## What needs to be done
Scan the data below for the string "gave". Show every line where it turns up.

## Raw data
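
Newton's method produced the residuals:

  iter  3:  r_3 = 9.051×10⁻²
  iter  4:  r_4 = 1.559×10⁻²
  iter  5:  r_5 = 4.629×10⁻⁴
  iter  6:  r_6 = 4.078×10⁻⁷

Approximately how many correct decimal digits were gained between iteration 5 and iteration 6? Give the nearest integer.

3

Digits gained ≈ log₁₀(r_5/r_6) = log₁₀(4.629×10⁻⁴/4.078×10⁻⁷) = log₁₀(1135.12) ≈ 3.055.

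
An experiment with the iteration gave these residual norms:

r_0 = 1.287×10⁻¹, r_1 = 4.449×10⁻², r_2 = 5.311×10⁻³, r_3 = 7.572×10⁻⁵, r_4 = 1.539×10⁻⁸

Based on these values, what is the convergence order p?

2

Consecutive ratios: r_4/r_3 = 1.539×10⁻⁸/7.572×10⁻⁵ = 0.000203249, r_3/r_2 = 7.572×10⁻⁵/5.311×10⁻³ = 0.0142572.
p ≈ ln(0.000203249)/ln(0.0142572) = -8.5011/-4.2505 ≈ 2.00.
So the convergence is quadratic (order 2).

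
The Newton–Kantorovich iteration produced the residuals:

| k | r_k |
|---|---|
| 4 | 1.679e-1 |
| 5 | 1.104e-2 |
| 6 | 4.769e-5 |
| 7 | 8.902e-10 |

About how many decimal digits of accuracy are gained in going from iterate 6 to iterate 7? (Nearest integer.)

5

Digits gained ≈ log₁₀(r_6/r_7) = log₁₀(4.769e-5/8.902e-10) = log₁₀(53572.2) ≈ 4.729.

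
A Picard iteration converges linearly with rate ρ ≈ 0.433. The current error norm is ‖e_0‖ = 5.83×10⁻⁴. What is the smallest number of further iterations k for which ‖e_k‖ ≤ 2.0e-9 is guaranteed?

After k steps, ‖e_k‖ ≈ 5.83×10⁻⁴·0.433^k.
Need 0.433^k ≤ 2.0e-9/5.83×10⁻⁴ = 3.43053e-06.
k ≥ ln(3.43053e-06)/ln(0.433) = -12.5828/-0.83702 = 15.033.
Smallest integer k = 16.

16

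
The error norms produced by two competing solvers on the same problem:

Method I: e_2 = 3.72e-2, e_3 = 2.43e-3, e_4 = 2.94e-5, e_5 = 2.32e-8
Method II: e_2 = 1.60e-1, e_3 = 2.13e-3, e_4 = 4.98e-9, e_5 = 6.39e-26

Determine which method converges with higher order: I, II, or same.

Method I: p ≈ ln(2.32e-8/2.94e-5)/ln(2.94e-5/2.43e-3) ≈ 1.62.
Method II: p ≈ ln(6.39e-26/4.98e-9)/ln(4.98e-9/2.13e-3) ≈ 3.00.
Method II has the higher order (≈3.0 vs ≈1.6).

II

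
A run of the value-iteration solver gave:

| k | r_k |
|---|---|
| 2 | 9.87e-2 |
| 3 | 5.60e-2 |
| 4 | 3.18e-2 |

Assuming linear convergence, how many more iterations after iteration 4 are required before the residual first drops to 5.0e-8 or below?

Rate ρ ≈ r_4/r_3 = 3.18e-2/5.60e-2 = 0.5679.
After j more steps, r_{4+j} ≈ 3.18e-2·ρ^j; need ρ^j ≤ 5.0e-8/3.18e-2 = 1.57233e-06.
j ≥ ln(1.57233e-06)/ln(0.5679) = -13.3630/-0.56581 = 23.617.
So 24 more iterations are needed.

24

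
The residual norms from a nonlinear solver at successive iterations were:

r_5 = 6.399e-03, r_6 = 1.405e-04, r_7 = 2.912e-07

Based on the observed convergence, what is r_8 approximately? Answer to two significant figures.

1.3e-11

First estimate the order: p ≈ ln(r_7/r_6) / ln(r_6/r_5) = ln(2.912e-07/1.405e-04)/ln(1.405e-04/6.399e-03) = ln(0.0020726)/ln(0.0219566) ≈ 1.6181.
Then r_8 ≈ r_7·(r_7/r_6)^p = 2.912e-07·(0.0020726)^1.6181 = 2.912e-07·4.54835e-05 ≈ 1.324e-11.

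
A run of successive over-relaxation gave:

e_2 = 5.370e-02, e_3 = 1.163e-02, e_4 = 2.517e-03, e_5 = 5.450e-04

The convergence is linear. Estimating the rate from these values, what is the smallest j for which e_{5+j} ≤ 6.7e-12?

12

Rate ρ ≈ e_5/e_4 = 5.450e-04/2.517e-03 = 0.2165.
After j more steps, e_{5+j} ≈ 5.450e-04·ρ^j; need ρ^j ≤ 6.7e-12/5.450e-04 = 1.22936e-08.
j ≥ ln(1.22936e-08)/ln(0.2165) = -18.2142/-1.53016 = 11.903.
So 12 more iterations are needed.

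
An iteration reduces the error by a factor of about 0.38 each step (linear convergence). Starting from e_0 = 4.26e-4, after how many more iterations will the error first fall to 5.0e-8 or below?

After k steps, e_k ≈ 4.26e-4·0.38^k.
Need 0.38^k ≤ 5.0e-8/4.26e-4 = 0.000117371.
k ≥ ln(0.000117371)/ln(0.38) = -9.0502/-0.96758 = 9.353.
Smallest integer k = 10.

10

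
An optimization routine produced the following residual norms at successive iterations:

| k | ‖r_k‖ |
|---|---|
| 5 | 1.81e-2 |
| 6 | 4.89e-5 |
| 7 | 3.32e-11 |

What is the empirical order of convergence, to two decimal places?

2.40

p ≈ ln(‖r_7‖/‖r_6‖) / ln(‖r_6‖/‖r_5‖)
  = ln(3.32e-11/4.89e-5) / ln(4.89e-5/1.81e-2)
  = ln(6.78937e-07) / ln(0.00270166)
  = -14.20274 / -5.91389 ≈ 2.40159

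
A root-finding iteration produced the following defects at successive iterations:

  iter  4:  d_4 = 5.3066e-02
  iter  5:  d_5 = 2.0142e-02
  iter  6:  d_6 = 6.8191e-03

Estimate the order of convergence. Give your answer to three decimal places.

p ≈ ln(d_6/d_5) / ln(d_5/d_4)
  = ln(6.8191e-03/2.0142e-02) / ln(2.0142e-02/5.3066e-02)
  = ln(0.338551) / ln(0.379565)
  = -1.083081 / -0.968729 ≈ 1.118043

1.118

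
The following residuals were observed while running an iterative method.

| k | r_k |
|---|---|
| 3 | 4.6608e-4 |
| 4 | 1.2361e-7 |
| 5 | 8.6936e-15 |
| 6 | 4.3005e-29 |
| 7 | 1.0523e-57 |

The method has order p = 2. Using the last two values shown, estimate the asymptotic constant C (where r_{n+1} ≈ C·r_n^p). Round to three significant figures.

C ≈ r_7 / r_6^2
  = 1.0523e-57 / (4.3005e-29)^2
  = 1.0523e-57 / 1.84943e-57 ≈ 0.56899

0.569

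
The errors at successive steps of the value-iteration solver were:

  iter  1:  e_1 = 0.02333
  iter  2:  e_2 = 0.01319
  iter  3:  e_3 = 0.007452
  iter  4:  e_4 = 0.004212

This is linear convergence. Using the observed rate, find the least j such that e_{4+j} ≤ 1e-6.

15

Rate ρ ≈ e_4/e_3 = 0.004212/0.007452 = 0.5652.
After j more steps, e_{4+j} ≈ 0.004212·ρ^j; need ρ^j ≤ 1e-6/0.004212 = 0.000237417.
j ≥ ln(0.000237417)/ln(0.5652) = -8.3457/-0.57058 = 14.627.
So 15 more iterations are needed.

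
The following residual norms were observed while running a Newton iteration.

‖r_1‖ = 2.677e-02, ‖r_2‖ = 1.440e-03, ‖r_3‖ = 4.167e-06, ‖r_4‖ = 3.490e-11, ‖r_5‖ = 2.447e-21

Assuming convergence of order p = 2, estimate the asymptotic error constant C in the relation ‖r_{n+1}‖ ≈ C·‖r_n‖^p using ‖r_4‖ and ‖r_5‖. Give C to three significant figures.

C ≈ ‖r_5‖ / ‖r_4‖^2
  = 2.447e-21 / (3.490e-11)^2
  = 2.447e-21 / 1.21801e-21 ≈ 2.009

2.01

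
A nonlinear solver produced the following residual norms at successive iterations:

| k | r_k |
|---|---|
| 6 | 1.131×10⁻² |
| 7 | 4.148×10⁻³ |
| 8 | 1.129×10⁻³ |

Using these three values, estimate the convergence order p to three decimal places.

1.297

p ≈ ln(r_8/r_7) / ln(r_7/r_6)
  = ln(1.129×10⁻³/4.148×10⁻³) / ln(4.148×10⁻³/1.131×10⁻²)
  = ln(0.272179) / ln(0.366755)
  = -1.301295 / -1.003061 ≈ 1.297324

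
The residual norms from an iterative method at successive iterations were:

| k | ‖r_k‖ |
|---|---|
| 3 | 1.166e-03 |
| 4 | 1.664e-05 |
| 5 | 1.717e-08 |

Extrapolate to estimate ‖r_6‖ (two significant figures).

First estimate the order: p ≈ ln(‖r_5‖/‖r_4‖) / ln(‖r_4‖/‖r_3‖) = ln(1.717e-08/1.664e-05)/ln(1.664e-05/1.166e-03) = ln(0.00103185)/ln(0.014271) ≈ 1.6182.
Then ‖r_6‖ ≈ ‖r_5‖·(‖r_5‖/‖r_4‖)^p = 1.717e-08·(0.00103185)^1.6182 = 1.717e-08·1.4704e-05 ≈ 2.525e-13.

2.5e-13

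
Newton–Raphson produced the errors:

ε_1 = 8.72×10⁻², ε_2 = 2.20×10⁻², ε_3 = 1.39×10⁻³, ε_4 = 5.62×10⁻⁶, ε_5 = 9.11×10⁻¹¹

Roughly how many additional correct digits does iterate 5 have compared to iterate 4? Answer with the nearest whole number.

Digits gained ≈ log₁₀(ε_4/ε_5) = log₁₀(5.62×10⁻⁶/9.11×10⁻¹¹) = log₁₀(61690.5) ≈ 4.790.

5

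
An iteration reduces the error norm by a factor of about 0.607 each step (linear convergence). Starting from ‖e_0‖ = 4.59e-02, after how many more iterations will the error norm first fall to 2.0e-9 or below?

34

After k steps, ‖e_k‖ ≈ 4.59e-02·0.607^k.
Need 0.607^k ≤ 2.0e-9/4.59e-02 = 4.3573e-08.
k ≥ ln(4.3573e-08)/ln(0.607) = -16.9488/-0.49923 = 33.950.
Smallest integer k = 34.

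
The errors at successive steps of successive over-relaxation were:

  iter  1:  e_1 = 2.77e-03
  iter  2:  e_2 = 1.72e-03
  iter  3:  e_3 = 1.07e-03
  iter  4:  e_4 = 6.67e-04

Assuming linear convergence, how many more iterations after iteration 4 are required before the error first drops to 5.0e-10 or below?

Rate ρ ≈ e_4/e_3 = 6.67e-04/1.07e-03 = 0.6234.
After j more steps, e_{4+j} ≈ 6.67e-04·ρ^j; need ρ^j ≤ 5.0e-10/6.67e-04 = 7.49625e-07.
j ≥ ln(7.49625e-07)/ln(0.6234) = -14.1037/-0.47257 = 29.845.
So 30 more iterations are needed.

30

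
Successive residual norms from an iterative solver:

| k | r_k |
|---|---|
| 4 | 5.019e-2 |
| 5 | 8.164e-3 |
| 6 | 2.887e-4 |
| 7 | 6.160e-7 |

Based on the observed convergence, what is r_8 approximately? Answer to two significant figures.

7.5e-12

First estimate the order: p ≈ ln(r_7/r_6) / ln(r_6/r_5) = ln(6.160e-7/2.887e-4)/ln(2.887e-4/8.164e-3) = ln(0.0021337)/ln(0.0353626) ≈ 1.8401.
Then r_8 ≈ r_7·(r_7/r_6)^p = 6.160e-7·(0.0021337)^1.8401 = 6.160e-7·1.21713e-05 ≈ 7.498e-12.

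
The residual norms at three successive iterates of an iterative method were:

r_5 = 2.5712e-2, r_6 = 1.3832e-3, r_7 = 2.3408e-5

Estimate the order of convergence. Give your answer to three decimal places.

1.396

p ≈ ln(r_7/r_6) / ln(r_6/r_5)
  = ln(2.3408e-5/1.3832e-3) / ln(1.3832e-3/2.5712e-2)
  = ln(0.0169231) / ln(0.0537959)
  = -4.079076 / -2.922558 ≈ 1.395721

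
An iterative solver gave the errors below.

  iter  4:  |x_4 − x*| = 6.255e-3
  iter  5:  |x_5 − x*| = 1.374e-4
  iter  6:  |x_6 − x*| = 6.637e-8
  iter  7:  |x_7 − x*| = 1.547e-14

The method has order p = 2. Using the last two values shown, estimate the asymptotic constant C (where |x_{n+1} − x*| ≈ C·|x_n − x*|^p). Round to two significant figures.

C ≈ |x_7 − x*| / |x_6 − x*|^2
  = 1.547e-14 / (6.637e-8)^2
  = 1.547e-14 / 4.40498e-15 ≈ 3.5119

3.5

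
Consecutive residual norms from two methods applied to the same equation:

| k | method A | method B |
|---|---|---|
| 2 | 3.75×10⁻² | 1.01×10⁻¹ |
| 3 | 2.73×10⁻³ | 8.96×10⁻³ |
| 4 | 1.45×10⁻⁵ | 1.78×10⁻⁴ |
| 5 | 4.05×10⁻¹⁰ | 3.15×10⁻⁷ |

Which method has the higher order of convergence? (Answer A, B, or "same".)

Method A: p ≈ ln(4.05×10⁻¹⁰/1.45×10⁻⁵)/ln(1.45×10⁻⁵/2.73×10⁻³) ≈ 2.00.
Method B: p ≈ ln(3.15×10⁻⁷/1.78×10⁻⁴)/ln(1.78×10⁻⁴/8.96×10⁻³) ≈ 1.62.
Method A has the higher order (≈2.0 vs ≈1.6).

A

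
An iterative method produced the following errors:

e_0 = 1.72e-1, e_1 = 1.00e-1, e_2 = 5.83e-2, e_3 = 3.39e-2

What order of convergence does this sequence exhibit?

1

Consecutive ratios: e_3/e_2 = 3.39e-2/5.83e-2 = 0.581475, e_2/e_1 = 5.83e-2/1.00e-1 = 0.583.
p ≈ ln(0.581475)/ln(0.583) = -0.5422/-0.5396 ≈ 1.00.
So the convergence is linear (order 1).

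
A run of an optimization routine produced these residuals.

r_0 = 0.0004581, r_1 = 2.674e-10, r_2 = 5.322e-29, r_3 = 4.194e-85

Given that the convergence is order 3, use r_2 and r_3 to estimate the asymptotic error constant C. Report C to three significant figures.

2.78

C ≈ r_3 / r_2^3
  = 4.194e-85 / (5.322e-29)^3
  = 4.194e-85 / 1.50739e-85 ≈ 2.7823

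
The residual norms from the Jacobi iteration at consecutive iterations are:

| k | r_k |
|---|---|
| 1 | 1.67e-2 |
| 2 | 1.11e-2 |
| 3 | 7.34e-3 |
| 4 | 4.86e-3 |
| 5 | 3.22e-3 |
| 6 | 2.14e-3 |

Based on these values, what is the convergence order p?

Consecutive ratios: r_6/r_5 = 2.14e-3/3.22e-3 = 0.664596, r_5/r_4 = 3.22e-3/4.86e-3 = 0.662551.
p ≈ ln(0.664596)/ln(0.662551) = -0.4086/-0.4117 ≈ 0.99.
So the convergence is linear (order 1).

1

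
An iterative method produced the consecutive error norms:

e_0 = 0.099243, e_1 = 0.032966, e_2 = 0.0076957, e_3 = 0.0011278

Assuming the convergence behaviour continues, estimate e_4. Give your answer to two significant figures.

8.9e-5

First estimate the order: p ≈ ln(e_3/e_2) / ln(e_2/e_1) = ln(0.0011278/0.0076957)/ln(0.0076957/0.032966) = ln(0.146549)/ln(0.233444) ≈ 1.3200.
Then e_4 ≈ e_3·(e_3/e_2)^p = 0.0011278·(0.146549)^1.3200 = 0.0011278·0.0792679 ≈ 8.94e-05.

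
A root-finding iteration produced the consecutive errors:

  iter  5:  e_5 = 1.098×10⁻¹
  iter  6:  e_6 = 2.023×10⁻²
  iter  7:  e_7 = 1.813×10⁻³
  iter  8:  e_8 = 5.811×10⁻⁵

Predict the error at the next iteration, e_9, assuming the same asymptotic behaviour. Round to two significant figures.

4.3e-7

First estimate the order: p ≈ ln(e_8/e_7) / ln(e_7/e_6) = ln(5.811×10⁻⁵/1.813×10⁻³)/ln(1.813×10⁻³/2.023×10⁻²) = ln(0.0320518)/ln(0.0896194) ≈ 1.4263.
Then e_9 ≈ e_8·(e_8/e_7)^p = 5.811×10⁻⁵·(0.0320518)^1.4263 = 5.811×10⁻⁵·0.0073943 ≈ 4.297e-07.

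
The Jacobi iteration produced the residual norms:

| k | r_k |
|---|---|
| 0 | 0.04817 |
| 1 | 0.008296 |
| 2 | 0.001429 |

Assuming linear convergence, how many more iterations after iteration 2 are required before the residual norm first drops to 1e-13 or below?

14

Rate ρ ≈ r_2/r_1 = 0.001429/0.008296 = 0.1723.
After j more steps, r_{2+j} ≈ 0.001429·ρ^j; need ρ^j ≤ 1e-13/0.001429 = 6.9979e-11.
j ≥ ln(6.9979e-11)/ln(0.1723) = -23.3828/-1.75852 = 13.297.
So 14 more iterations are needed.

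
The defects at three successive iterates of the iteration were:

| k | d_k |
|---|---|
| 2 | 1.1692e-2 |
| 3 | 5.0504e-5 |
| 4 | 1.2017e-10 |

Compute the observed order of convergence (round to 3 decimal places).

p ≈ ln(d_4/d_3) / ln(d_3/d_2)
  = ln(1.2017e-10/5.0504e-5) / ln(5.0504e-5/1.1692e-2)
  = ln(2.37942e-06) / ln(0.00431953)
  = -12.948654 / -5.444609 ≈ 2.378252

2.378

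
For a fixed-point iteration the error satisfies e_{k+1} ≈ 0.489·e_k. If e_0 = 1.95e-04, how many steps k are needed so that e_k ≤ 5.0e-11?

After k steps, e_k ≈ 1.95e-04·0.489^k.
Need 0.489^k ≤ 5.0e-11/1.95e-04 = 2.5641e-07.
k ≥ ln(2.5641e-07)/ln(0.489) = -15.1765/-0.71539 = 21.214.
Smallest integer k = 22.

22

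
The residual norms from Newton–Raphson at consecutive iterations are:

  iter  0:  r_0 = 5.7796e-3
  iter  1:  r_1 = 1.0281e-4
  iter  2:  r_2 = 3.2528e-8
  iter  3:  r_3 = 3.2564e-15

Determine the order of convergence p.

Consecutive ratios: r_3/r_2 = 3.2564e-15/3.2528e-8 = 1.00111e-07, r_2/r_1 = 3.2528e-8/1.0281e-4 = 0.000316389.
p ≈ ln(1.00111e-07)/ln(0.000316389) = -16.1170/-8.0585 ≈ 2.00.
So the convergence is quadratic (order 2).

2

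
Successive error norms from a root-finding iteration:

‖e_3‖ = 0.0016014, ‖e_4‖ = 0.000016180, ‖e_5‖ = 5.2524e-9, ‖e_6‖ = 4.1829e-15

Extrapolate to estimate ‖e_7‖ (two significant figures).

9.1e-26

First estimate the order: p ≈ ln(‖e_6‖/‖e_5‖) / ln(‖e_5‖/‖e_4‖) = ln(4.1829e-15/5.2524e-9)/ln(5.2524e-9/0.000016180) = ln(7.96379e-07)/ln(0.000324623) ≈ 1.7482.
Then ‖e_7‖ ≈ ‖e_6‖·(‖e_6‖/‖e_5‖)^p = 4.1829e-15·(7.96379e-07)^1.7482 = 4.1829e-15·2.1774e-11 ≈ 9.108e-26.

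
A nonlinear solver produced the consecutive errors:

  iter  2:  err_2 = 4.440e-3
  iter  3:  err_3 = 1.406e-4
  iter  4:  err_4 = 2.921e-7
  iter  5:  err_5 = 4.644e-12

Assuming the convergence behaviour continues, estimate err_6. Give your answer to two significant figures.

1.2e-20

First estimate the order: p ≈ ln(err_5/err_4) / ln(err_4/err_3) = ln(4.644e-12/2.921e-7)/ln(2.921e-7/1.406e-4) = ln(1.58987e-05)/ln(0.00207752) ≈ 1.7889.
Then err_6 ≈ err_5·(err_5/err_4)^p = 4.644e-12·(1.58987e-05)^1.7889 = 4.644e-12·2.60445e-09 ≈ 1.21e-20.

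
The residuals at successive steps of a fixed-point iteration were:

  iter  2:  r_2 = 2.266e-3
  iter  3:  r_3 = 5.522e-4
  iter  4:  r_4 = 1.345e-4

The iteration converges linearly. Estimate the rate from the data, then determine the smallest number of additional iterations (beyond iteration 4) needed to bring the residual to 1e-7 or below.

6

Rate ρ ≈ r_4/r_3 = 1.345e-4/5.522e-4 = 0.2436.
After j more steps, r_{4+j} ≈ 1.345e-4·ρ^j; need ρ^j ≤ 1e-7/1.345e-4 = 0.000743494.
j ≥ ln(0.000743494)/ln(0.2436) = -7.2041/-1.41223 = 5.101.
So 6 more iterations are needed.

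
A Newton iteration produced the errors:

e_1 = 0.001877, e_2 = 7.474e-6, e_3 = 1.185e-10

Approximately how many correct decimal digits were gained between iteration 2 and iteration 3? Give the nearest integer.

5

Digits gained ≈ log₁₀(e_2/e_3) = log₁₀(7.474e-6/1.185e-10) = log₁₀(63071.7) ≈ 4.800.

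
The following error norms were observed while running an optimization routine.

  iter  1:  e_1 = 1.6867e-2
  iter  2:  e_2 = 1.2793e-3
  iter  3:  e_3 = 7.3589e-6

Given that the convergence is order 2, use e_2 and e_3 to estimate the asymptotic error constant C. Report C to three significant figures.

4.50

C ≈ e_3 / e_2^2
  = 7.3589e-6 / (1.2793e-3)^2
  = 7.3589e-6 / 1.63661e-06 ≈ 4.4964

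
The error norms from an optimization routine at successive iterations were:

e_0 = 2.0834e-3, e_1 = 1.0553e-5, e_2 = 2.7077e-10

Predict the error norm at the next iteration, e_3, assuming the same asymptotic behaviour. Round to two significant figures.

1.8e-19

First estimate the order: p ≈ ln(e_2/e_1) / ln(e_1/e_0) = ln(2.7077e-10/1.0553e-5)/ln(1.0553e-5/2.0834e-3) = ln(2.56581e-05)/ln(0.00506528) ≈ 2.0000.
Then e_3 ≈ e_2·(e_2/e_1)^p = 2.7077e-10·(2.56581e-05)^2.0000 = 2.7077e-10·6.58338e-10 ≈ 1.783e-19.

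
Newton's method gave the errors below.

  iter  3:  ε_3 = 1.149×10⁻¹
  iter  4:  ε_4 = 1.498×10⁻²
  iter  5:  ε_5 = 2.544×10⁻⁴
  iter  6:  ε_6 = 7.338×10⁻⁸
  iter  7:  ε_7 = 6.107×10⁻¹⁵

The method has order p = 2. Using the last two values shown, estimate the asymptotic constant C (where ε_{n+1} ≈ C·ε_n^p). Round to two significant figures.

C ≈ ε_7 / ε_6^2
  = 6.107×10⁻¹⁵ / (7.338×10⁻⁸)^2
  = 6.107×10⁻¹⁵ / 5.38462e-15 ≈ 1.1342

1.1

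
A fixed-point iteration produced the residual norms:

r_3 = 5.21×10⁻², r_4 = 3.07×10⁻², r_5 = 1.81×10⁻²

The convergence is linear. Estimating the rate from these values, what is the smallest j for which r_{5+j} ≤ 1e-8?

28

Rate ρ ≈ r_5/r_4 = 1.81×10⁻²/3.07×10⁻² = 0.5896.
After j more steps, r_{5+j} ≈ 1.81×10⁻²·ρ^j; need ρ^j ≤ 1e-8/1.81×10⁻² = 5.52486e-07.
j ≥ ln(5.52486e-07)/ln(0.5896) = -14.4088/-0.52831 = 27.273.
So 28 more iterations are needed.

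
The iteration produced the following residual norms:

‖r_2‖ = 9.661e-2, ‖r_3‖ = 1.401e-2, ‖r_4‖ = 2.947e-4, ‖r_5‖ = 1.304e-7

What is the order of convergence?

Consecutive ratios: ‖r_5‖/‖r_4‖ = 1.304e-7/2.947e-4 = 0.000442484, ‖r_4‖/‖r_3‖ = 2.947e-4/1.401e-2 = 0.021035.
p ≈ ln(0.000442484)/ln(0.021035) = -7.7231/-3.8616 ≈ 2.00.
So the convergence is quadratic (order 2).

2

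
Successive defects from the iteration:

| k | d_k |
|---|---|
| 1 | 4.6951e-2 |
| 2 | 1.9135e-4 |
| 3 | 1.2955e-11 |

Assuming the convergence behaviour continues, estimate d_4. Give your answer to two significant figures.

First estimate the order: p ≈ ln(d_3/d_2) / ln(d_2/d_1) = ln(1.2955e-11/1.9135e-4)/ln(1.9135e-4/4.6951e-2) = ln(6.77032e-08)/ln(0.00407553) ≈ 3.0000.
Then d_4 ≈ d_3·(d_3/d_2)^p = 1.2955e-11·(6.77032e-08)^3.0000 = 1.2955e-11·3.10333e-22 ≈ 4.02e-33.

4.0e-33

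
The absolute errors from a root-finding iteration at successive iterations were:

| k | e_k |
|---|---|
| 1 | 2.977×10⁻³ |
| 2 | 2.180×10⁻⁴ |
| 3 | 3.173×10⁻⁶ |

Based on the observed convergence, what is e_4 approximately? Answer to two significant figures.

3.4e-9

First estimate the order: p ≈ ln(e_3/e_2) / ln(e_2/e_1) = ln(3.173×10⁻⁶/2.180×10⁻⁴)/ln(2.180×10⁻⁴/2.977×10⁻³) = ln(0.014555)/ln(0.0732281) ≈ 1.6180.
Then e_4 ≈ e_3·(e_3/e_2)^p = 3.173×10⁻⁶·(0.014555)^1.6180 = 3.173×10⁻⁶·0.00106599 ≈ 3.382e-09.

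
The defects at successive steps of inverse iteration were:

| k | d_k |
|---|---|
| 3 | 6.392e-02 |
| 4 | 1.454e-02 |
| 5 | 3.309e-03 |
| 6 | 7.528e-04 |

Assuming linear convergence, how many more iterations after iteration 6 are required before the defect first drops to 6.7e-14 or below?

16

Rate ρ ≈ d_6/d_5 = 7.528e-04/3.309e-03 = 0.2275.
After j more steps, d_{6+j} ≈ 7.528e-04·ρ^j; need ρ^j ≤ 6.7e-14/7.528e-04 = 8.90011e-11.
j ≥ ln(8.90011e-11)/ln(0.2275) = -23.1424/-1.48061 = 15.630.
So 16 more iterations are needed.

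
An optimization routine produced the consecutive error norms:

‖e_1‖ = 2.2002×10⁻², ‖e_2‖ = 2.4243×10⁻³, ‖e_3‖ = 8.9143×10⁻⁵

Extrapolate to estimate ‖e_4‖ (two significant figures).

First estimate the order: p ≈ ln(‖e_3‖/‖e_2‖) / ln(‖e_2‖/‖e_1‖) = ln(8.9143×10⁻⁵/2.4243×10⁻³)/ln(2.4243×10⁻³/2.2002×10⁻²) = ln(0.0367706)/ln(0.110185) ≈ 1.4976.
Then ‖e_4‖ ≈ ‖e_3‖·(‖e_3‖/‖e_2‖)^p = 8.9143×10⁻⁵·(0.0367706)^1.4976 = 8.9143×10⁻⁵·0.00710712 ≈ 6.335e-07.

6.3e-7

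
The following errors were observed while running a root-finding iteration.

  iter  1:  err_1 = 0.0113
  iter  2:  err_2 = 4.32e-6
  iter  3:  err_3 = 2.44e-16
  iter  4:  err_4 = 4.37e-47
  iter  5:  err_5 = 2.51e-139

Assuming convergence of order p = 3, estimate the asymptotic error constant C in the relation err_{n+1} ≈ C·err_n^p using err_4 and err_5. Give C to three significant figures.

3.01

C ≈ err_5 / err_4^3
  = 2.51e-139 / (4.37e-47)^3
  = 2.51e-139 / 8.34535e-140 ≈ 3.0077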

## Result for this exercise
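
An experiment with the iteration gave these residual norms:
A run of the value-iteration solver gave:
A run of successive over-relaxation gave:
An iterative solver gave the errors below.
Newton's method gave the errors below.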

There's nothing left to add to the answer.